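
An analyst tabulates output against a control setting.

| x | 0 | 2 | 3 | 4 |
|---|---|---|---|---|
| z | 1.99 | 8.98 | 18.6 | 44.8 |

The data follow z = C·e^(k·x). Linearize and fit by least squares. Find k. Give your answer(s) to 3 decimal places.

Let Y = ln z. Fitting Y = k·x + ln C by least squares:
Σx = 9.0000, Σ(x)² = 29.0000, Σln z = 9.6085, Σx·ln z = 28.3683.
Equations: 29.0000·k + 9.0000·ln C = 28.3683;  9.0000·k + 4·ln C = 9.6085.
Δ = 29.0000·4 − (9.0000)² = 35.0000; k = (28.3683·4 − 9.0000·9.6085)/35.0000 = 0.77134, ln C = (29.0000·9.6085 − 9.0000·28.3683)/35.0000 = 0.66662.

k = 0.771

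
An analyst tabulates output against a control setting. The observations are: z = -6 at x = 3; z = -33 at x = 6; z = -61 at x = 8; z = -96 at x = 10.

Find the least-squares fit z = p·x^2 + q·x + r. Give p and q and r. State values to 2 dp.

Forming AᵀA = [[15473, 1755, 209]; [1755, 209, 27]; [209, 27, 4]] and Aᵀz = [-14746, -1664, -196]ᵀ gives AᵀA·[p, q, r]ᵀ = Aᵀz.
Inverting the 3×3 Gram matrix, [p, q, r]ᵀ = [-6239/6556, -3283/6556, 6726/1639]ᵀ.

p = -0.95, q = -0.50, r = 4.10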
═══
## Problem details:
Lines from the top of the entries above to the line that contains "An analyst tabulates output against a control setting. The" should be set down exactly, please, with both ends kept and nothing added.

## Answer box:
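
An analyst tabulates output against a control setting.

| x | 0 | 2 | 3 | 4 |
|---|---|---|---|---|
| z | 1.99 | 8.98 | 18.6 | 44.8 |

The data follow z = C·e^(k·x). Linearize and fit by least squares. Find k. Give your answer(s) to 3 decimal places.

Let Y = ln z. Fitting Y = k·x + ln C by least squares:
Σx = 9.0000, Σ(x)² = 29.0000, Σln z = 9.6085, Σx·ln z = 28.3683.
Equations: 29.0000·k + 9.0000·ln C = 28.3683;  9.0000·k + 4·ln C = 9.6085.
Δ = 29.0000·4 − (9.0000)² = 35.0000; k = (28.3683·4 − 9.0000·9.6085)/35.0000 = 0.77134, ln C = (29.0000·9.6085 − 9.0000·28.3683)/35.0000 = 0.66662.

k = 0.771

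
An analyst tabulates output against a control setting. The observations are: z = -6 at x = 3; z = -33 at x = 6; z = -61 at x = 8; z = -96 at x = 10.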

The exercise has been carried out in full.